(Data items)

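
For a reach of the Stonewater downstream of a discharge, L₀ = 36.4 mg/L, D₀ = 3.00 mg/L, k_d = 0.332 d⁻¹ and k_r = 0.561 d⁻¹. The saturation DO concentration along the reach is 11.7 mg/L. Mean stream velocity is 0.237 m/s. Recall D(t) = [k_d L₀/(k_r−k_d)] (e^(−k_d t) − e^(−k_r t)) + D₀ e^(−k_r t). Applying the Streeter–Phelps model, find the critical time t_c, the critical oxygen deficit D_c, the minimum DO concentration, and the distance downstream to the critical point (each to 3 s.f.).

t_c ≈ 2.04 d; D_c ≈ 11.0 mg/L; min DO ≈ 0.739 mg/L; x_c ≈ 41.7 km

At the critical point dD/dt = 0, so k_d L₀ e^(−k_d t) = k_r D. Substituting D(t) from the Streeter–Phelps equation and solving for t gives
t_c = ln[(k_r/k_d)(1 − D₀(k_r−k_d)/(k_d L₀))] / (k_r−k_d).
Here k_r−k_d = 0.2290 d⁻¹ and 1 − D₀(k_r−k_d)/(k_d L₀) = 1 − 3.00×0.2290/(0.332×36.4) = 0.9432, so
t_c = ln(1.690 × 0.9432) / 0.2290 = 0.4661 / 0.2290 = 2.035 d.
D_c = (k_d/k_r) L₀ e^(−k_d t_c) = (0.332/0.561) × 36.4 × e^(−0.332×2.035) = 0.5918 × 36.4 × 0.5088 = 10.96 mg/L.
Minimum DO = C_s − D_c = 11.7 − 10.96 = 0.7395 mg/L.
x_c = v t_c = 0.237 m/s × 2.035 d × 86400 s/d = 41670 m ≈ 41.7 km.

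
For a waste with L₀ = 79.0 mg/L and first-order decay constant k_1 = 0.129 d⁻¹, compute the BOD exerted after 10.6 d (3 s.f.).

y_t = L₀(1 − e^(−k_1 t)) = 79.0 × (1 − e^(−0.129×10.6))
= 79.0 × (1 − 0.2548) = 79.0 × 0.7452 = 58.87 mg/L.

y ≈ 58.9 mg/L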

▶ _Try it_: Provide a verbatim copy of all the entries.

▶ _Result_:
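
For a reach of the Stonewater downstream of a discharge, L₀ = 36.4 mg/L, D₀ = 3.00 mg/L, k_d = 0.332 d⁻¹ and k_r = 0.561 d⁻¹. The saturation DO concentration along the reach is 11.7 mg/L. Mean stream velocity is 0.237 m/s. Recall D(t) = [k_d L₀/(k_r−k_d)] (e^(−k_d t) − e^(−k_r t)) + D₀ e^(−k_r t). Applying the Streeter–Phelps model, find the critical time t_c, the critical oxygen deficit D_c, the minimum DO concentration, and the distance downstream to the critical point (each to 3 s.f.).

t_c ≈ 2.04 d; D_c ≈ 11.0 mg/L; min DO ≈ 0.739 mg/L; x_c ≈ 41.7 km

At the critical point dD/dt = 0, so k_d L₀ e^(−k_d t) = k_r D. Substituting D(t) from the Streeter–Phelps equation and solving for t gives
t_c = ln[(k_r/k_d)(1 − D₀(k_r−k_d)/(k_d L₀))] / (k_r−k_d).
Here k_r−k_d = 0.2290 d⁻¹ and 1 − D₀(k_r−k_d)/(k_d L₀) = 1 − 3.00×0.2290/(0.332×36.4) = 0.9432, so
t_c = ln(1.690 × 0.9432) / 0.2290 = 0.4661 / 0.2290 = 2.035 d.
D_c = (k_d/k_r) L₀ e^(−k_d t_c) = (0.332/0.561) × 36.4 × e^(−0.332×2.035) = 0.5918 × 36.4 × 0.5088 = 10.96 mg/L.
Minimum DO = C_s − D_c = 11.7 − 10.96 = 0.7395 mg/L.
x_c = v t_c = 0.237 m/s × 2.035 d × 86400 s/d = 41670 m ≈ 41.7 km.

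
For a waste with L₀ = 79.0 mg/L and first-order decay constant k_1 = 0.129 d⁻¹, compute the BOD exerted after 10.6 d (3 s.f.).

y_t = L₀(1 − e^(−k_1 t)) = 79.0 × (1 − e^(−0.129×10.6))
= 79.0 × (1 − 0.2548) = 79.0 × 0.7452 = 58.87 mg/L.

y ≈ 58.9 mg/L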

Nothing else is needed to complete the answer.